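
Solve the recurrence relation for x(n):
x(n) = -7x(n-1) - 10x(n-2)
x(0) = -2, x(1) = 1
Characteristic equation: x² + 7x + 10 = 0, which factors as (x - (-2))(x - (-5)) = 0.
Roots r₁ = -2, r₂ = -5 (distinct).
General solution: x(n) = A·(-2)^n + B·(-5)^n.
From x(0) = -2: A + B = -2.
From x(1) = 1: -2A - 5B = 1.
Solving: A = -3, B = 1.
So x(n) = - 3 \left(-2\right)^{n} + \left(-5\right)^{n}.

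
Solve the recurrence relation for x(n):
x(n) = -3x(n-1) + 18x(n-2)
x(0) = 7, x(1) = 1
Characteristic equation: x² + 3x - 18 = 0, which factors as (x - (-6))(x - (3)) = 0.
Roots r₁ = -6, r₂ = 3 (distinct).
General solution: x(n) = A·(-6)^n + B·(3)^n.
From x(0) = 7: A + B = 7.
From x(1) = 1: -6A + 3B = 1.
Solving: A = \frac{20}{9}, B = \frac{43}{9}.
So x(n) = \frac{20 \left(-6\right)^{n}}{9} + \frac{43 \cdot 3^{n}}{9}.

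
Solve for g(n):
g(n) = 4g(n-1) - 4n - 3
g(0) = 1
First-order linear with linear forcing.
Homogeneous solution: g_h(n) = A·(4)^n.
Try particular g_p(n) = pn + q. Substituting:
  pn + q = 4(p(n-1) + q) - 4n - 3.
Matching the n-coefficient: p = 4p - 4 ⇒ p = \frac{4}{3}.
Matching constants: q = -4p + 4q - 3 ⇒ q = \frac{25}{9}.
General: g(n) = A·(4)^n + \frac{4 n}{3} + \frac{25}{9}.
Apply g(0) = 1: A + \frac{25}{9} = 1 ⇒ A = - \frac{16}{9}.
So g(n) = - \frac{16 \cdot 4^{n}}{9} + \frac{4 n}{3} + \frac{25}{9}.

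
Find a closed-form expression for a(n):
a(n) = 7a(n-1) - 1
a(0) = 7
First-order linear non-homogeneous.
Homogeneous solution: a_h(n) = A·(7)^n.
Try constant particular solution a_p = K: K = 7K - 1 ⇒ K = \frac{1}{6}.
General: a(n) = A·(7)^n + \frac{1}{6}.
Apply a(0) = 7: A + \frac{1}{6} = 7 ⇒ A = \frac{41}{6}.
So a(n) = \frac{41 \cdot 7^{n}}{6} + \frac{1}{6}.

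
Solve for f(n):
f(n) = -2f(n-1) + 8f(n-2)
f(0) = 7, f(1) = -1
Characteristic equation: x² + 2x - 8 = 0, which factors as (x - (-4))(x - (2)) = 0.
Roots r₁ = -4, r₂ = 2 (distinct).
General solution: f(n) = A·(-4)^n + B·(2)^n.
From f(0) = 7: A + B = 7.
From f(1) = -1: -4A + 2B = -1.
Solving: A = \frac{5}{2}, B = \frac{9}{2}.
So f(n) = \frac{5 \left(-4\right)^{n}}{2} + \frac{9 \cdot 2^{n}}{2}.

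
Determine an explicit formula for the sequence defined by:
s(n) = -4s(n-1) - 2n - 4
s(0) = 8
First-order linear with linear forcing.
Homogeneous solution: s_h(n) = A·(-4)^n.
Try particular s_p(n) = pn + q. Substituting:
  pn + q = -4(p(n-1) + q) - 2n - 4.
Matching the n-coefficient: p = -4p - 2 ⇒ p = - \frac{2}{5}.
Matching constants: q = 4p - 4q - 4 ⇒ q = - \frac{28}{25}.
General: s(n) = A·(-4)^n - \frac{2 n}{5} - \frac{28}{25}.
Apply s(0) = 8: A - \frac{28}{25} = 8 ⇒ A = \frac{228}{25}.
So s(n) = \frac{228 \left(-4\right)^{n}}{25} - \frac{2 n}{5} - \frac{28}{25}.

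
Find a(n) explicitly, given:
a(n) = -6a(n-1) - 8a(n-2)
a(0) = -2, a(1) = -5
Characteristic equation: x² + 6x + 8 = 0, which factors as (x - (-2))(x - (-4)) = 0.
Roots r₁ = -2, r₂ = -4 (distinct).
General solution: a(n) = A·(-2)^n + B·(-4)^n.
From a(0) = -2: A + B = -2.
From a(1) = -5: -2A - 4B = -5.
Solving: A = - \frac{13}{2}, B = \frac{9}{2}.
So a(n) = - \frac{13 \left(-2\right)^{n}}{2} + \frac{9 \left(-4\right)^{n}}{2}.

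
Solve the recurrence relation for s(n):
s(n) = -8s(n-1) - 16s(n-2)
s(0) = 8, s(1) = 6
Characteristic equation: x² + 8x + 16 = 0, which is (x - (-4))².
Repeated root r = -4.
General solution: s(n) = (A + Bn)·(-4)^n.
From s(0) = 8: A = 8.
From s(1) = 6: (A + B)·(-4) = 6 ⇒ B = - \frac{19}{2}.
So s(n) = \left(8 - \frac{19 n}{2}\right) \cdot (-4)^n.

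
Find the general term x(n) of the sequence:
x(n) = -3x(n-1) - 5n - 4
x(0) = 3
First-order linear with linear forcing.
Homogeneous solution: x_h(n) = A·(-3)^n.
Try particular x_p(n) = pn + q. Substituting:
  pn + q = -3(p(n-1) + q) - 5n - 4.
Matching the n-coefficient: p = -3p - 5 ⇒ p = - \frac{5}{4}.
Matching constants: q = 3p - 3q - 4 ⇒ q = - \frac{31}{16}.
General: x(n) = A·(-3)^n - \frac{5 n}{4} - \frac{31}{16}.
Apply x(0) = 3: A - \frac{31}{16} = 3 ⇒ A = \frac{79}{16}.
So x(n) = \frac{79 \left(-3\right)^{n}}{16} - \frac{5 n}{4} - \frac{31}{16}.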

####

Brief:
Scan the listing above, and wherever a line holds the word "Find", copy it.

Task result:
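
Find a closed-form expression for a(n):
Find a(n) explicitly, given:
Find the general term x(n) of the sequence: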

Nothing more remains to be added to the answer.